- Information:

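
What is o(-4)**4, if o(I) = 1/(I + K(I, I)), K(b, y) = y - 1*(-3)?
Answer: 1/625 ≈ 0.0016000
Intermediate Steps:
K(b, y) = 3 + y (K(b, y) = y + 3 = 3 + y)
o(I) = 1/(3 + 2*I) (o(I) = 1/(I + (3 + I)) = 1/(3 + 2*I))
o(-4)**4 = (1/(3 + 2*(-4)))**4 = (1/(3 - 8))**4 = (1/(-5))**4 = (-1/5)**4 = 1/625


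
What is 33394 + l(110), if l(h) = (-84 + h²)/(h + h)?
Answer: 1839674/55 ≈ 33449.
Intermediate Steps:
l(h) = (-84 + h²)/(2*h) (l(h) = (-84 + h²)/((2*h)) = (-84 + h²)*(1/(2*h)) = (-84 + h²)/(2*h))
33394 + l(110) = 33394 + ((½)*110 - 42/110) = 33394 + (55 - 42*1/110) = 33394 + (55 - 21/55) = 33394 + 3004/55 = 1839674/55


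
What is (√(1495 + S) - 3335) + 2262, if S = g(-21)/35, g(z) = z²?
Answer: -1073 + √37690/5 ≈ -1034.2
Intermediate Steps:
S = 63/5 (S = (-21)²/35 = 441*(1/35) = 63/5 ≈ 12.600)
(√(1495 + S) - 3335) + 2262 = (√(1495 + 63/5) - 3335) + 2262 = (√(7538/5) - 3335) + 2262 = (√37690/5 - 3335) + 2262 = (-3335 + √37690/5) + 2262 = -1073 + √37690/5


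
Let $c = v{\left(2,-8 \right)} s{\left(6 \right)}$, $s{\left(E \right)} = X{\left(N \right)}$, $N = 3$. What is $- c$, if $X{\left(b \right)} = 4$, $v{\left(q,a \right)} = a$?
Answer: $32$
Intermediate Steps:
$s{\left(E \right)} = 4$
$c = -32$ ($c = \left(-8\right) 4 = -32$)
$- c = \left(-1\right) \left(-32\right) = 32$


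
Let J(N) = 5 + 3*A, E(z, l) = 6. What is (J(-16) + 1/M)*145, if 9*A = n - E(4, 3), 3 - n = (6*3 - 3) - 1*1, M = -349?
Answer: -101645/1047 ≈ -97.082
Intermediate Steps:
n = -11 (n = 3 - ((6*3 - 3) - 1*1) = 3 - ((18 - 3) - 1) = 3 - (15 - 1) = 3 - 1*14 = 3 - 14 = -11)
A = -17/9 (A = (-11 - 1*6)/9 = (-11 - 6)/9 = (1/9)*(-17) = -17/9 ≈ -1.8889)
J(N) = -2/3 (J(N) = 5 + 3*(-17/9) = 5 - 17/3 = -2/3)
(J(-16) + 1/M)*145 = (-2/3 + 1/(-349))*145 = (-2/3 - 1/349)*145 = -701/1047*145 = -101645/1047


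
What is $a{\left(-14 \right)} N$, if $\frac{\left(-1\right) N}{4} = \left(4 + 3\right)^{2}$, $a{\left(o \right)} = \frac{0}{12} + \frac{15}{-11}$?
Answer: $\frac{2940}{11} \approx 267.27$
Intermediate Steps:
$a{\left(o \right)} = - \frac{15}{11}$ ($a{\left(o \right)} = 0 \cdot \frac{1}{12} + 15 \left(- \frac{1}{11}\right) = 0 - \frac{15}{11} = - \frac{15}{11}$)
$N = -196$ ($N = - 4 \left(4 + 3\right)^{2} = - 4 \cdot 7^{2} = \left(-4\right) 49 = -196$)
$a{\left(-14 \right)} N = \left(- \frac{15}{11}\right) \left(-196\right) = \frac{2940}{11}$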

- What needs to be done: Scan the material for lines that hold the word "Answer", then say how many there are and nothing else.

- Solution for this exercise: 6